§ WORK ORDER
All of the entries below are to be copied word for word.

(Records from a dataset)
=== Begin Enclosure ===

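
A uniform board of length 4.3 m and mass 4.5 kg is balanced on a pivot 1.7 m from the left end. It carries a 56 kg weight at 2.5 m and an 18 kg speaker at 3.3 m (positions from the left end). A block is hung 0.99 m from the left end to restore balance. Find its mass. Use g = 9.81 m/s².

m ≈ 107 kg

Sum moments about the pivot (at 1.7 m from the left end) (the support reaction has zero arm there).
Beam weight: 4.5 × 9.81 = 44.15 N down at 2.15 m → arm 0.45 m, τ = 44.15 × 0.45 = 19.87 N·m clockwise.
Weight: 56 × 9.81 = 549.4 N down at 2.5 m → arm 0.8 m, τ = 549.4 × 0.8 = 439.5 N·m clockwise.
Speaker: 18 × 9.81 = 176.6 N down at 3.3 m → arm 1.6 m, τ = 176.6 × 1.6 = 282.6 N·m clockwise.
Net moment of known loads = 742 N·m clockwise.
An unknown mass m at 0.99 m has arm 0.71 m; its moment is m·g·0.71 counterclockwise.
For rotational equilibrium, m × 9.81 × 0.71 = 742, so m = 742 / (9.81 × 0.71) = 107 kg.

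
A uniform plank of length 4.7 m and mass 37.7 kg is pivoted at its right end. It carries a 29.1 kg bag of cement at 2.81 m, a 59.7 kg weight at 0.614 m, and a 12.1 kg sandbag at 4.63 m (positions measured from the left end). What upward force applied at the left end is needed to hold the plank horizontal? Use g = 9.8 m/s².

F ≈ 810 N

Sum moments about the right end (the unknown pivot reaction has zero arm there).
Beam weight: 37.7 × 9.8 = 369.5 N down at 2.35 m → arm 2.35 m, τ = 369.5 × 2.35 = 868.3 N·m counterclockwise.
Bag of cement: 29.1 × 9.8 = 285.2 N down at 2.81 m → arm 1.89 m, τ = 285.2 × 1.89 = 539 N·m counterclockwise.
Weight: 59.7 × 9.8 = 585.1 N down at 0.614 m → arm 4.086 m, τ = 585.1 × 4.086 = 2391 N·m counterclockwise.
Sandbag: 12.1 × 9.8 = 118.6 N down at 4.63 m → arm 0.07 m, τ = 118.6 × 0.07 = 8.302 N·m counterclockwise.
Net moment of the loads = 3807 N·m counterclockwise.
The upward force F acts at the left end, arm 4.7 m, giving F × 4.7 clockwise.
Στ = 0 ⇒ F × 4.7 = 3807 ⇒ F = 3807 / 4.7 = 810 N.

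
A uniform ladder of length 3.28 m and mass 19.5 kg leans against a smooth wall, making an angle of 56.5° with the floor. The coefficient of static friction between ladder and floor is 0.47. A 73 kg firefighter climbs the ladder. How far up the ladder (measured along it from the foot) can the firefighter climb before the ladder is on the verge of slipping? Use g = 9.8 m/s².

d ≈ 2.51 m

Sum moments about the foot of the ladder (the floor normal and friction both act there and drop out).
Ladder weight 19.5×9.8 = 191.1 N acts at 1.64 m along the ladder; its horizontal arm is 1.64·cos56.5° = 0.9052 m → τ = 173 N·m clockwise.
Firefighter weight 73×9.8 = 715.4 N at distance d → arm d·cos56.5° → τ = 715.4·d·0.5519 clockwise.
Wall normal N at the top has arm L sinθ = 2.735 m counterclockwise, so Στ = 0 gives N·2.735 = 173 + 394.8·d.
ΣFy = 0 ⇒ N_floor = 906.5 N, so the maximum friction is μ_s·N_floor = 0.47×906.5 = 426.1 N. ΣFx = 0 ⇒ N_wall = f, so at the slipping point N = 426.1 N.
Substituting: 426.1×2.735 = 173 + 394.8·d ⇒ d = (1165 − 173) / 394.8 = 2.51 m.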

=== End Enclosure ===

§ RESPONSE AREA
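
A uniform board of length 4.3 m and mass 4.5 kg is balanced on a pivot 1.7 m from the left end. It carries a 56 kg weight at 2.5 m and an 18 kg speaker at 3.3 m (positions from the left end). A block is hung 0.99 m from the left end to restore balance. Find its mass. Use g = 9.81 m/s².

m ≈ 107 kg

Sum moments about the pivot (at 1.7 m from the left end) (the support reaction has zero arm there).
Beam weight: 4.5 × 9.81 = 44.15 N down at 2.15 m → arm 0.45 m, τ = 44.15 × 0.45 = 19.87 N·m clockwise.
Weight: 56 × 9.81 = 549.4 N down at 2.5 m → arm 0.8 m, τ = 549.4 × 0.8 = 439.5 N·m clockwise.
Speaker: 18 × 9.81 = 176.6 N down at 3.3 m → arm 1.6 m, τ = 176.6 × 1.6 = 282.6 N·m clockwise.
Net moment of known loads = 742 N·m clockwise.
An unknown mass m at 0.99 m has arm 0.71 m; its moment is m·g·0.71 counterclockwise.
For rotational equilibrium, m × 9.81 × 0.71 = 742, so m = 742 / (9.81 × 0.71) = 107 kg.

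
A uniform plank of length 4.7 m and mass 37.7 kg is pivoted at its right end. It carries a 29.1 kg bag of cement at 2.81 m, a 59.7 kg weight at 0.614 m, and a 12.1 kg sandbag at 4.63 m (positions measured from the left end). What upward force applied at the left end is needed to hold the plank horizontal? Use g = 9.8 m/s².

F ≈ 810 N

Sum moments about the right end (the unknown pivot reaction has zero arm there).
Beam weight: 37.7 × 9.8 = 369.5 N down at 2.35 m → arm 2.35 m, τ = 369.5 × 2.35 = 868.3 N·m counterclockwise.
Bag of cement: 29.1 × 9.8 = 285.2 N down at 2.81 m → arm 1.89 m, τ = 285.2 × 1.89 = 539 N·m counterclockwise.
Weight: 59.7 × 9.8 = 585.1 N down at 0.614 m → arm 4.086 m, τ = 585.1 × 4.086 = 2391 N·m counterclockwise.
Sandbag: 12.1 × 9.8 = 118.6 N down at 4.63 m → arm 0.07 m, τ = 118.6 × 0.07 = 8.302 N·m counterclockwise.
Net moment of the loads = 3807 N·m counterclockwise.
The upward force F acts at the left end, arm 4.7 m, giving F × 4.7 clockwise.
Στ = 0 ⇒ F × 4.7 = 3807 ⇒ F = 3807 / 4.7 = 810 N.

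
A uniform ladder of length 3.28 m and mass 19.5 kg leans against a smooth wall, making an angle of 56.5° with the floor. The coefficient of static friction between ladder and floor is 0.47. A 73 kg firefighter climbs the ladder. How far up the ladder (measured along it from the foot) can the firefighter climb before the ladder is on the verge of slipping? Use g = 9.8 m/s².

d ≈ 2.51 m

Sum moments about the foot of the ladder (the floor normal and friction both act there and drop out).
Ladder weight 19.5×9.8 = 191.1 N acts at 1.64 m along the ladder; its horizontal arm is 1.64·cos56.5° = 0.9052 m → τ = 173 N·m clockwise.
Firefighter weight 73×9.8 = 715.4 N at distance d → arm d·cos56.5° → τ = 715.4·d·0.5519 clockwise.
Wall normal N at the top has arm L sinθ = 2.735 m counterclockwise, so Στ = 0 gives N·2.735 = 173 + 394.8·d.
ΣFy = 0 ⇒ N_floor = 906.5 N, so the maximum friction is μ_s·N_floor = 0.47×906.5 = 426.1 N. ΣFx = 0 ⇒ N_wall = f, so at the slipping point N = 426.1 N.
Substituting: 426.1×2.735 = 173 + 394.8·d ⇒ d = (1165 − 173) / 394.8 = 2.51 m.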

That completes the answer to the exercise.